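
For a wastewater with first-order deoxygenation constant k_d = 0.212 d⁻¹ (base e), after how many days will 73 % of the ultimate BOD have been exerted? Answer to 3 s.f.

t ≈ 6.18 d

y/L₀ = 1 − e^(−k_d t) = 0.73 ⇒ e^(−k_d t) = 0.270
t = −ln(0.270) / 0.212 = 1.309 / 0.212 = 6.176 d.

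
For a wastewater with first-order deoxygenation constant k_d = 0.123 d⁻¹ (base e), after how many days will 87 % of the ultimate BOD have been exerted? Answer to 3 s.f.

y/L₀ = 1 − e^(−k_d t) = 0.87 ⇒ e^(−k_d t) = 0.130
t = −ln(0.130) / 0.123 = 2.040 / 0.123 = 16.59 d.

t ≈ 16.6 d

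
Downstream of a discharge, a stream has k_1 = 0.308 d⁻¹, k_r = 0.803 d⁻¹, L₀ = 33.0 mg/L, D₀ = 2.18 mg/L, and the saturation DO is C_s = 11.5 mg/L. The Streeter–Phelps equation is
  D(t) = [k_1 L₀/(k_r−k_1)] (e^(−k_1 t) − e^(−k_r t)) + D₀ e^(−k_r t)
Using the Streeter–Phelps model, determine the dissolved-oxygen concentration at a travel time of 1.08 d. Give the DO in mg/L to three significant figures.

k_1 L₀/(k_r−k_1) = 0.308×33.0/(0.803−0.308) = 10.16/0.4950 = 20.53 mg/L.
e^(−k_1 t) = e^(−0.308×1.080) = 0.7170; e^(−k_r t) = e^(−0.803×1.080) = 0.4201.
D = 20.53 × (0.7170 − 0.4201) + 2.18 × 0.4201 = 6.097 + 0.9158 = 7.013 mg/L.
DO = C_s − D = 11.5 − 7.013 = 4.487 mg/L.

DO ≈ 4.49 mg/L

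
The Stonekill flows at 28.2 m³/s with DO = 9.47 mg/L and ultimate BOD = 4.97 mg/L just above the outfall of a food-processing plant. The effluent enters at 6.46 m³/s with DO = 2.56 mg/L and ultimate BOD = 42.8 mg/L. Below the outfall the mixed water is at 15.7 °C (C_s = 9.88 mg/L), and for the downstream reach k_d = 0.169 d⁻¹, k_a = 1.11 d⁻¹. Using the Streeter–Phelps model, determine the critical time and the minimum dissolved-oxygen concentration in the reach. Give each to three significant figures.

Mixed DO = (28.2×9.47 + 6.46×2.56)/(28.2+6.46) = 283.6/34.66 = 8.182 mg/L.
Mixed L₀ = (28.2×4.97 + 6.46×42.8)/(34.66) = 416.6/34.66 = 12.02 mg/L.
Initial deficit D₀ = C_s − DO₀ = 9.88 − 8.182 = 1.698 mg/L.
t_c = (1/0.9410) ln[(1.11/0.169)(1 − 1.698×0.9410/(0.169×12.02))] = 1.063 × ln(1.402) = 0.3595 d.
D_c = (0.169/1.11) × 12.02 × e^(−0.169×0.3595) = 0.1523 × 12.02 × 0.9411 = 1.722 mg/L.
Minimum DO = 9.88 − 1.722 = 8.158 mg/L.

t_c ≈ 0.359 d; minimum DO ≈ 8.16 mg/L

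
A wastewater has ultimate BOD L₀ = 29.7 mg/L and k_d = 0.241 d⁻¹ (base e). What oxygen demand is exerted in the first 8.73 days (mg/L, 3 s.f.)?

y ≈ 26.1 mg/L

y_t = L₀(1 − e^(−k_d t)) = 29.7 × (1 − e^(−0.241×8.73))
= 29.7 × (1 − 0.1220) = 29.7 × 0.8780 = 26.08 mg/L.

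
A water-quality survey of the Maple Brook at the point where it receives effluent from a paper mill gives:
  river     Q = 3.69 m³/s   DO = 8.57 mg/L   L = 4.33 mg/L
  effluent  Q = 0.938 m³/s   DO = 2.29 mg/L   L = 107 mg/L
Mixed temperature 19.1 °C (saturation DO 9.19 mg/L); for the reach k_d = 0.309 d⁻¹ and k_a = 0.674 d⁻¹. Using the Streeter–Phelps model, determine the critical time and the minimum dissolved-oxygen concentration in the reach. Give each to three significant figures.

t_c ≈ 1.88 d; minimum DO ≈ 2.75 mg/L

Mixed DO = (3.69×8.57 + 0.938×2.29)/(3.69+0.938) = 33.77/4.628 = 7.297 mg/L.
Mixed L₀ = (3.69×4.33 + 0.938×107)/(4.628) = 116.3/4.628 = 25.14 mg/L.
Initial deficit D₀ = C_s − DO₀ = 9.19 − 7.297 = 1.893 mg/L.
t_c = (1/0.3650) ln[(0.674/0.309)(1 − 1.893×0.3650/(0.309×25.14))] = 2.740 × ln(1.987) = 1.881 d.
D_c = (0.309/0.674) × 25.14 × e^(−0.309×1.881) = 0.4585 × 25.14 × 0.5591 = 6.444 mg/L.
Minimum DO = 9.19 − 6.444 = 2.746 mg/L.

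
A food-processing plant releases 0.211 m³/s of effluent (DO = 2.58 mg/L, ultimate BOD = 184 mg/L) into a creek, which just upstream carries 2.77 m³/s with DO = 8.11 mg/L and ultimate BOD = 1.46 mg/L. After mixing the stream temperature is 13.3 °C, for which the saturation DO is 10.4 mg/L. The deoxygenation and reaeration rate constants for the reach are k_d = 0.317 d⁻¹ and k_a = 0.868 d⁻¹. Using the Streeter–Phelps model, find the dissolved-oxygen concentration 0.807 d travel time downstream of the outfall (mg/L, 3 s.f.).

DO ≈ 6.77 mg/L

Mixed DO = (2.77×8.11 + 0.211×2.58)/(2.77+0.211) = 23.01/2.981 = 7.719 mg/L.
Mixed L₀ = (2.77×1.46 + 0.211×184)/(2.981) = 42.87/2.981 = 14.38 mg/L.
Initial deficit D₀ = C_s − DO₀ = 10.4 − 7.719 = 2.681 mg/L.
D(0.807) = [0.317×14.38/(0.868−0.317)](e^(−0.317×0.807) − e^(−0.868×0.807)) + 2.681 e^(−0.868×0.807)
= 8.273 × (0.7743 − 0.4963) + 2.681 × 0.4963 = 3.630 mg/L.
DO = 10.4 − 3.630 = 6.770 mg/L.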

How to complete this task: Your task is to transcribe, with no changes, only the lines of the listing above that lie between the line holding "A wastewater has" and the line holding "L = 107 mg/L", inclusive.

Solution below:
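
A wastewater has ultimate BOD L₀ = 29.7 mg/L and k_d = 0.241 d⁻¹ (base e). What oxygen demand is exerted in the first 8.73 days (mg/L, 3 s.f.)?

y ≈ 26.1 mg/L

y_t = L₀(1 − e^(−k_d t)) = 29.7 × (1 − e^(−0.241×8.73))
= 29.7 × (1 − 0.1220) = 29.7 × 0.8780 = 26.08 mg/L.

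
A water-quality survey of the Maple Brook at the point where it receives effluent from a paper mill gives:
  river     Q = 3.69 m³/s   DO = 8.57 mg/L   L = 4.33 mg/L
  effluent  Q = 0.938 m³/s   DO = 2.29 mg/L   L = 107 mg/L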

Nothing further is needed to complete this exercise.